:: Exercise data

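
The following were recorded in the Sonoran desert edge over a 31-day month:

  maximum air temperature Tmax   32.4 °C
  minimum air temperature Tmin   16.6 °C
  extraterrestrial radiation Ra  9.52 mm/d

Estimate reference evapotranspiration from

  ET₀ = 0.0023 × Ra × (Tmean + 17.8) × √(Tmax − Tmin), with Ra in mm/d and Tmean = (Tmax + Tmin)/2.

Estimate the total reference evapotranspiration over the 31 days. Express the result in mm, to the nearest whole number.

Tmean = (32.4 + 16.6)/2 = 24.50 °C
ET₀ = 0.0023 × 9.52 × (24.50 + 17.8) × √15.8 = 0.0023 × 9.52 × 42.30 × 3.9749 = 3.6816 mm/d
Over 31 days: 3.6816 × 31 = 114.130 mm

114 mm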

::::

Among the lines of the records above, count those containing the word "Tmax", then give the number by itself.

2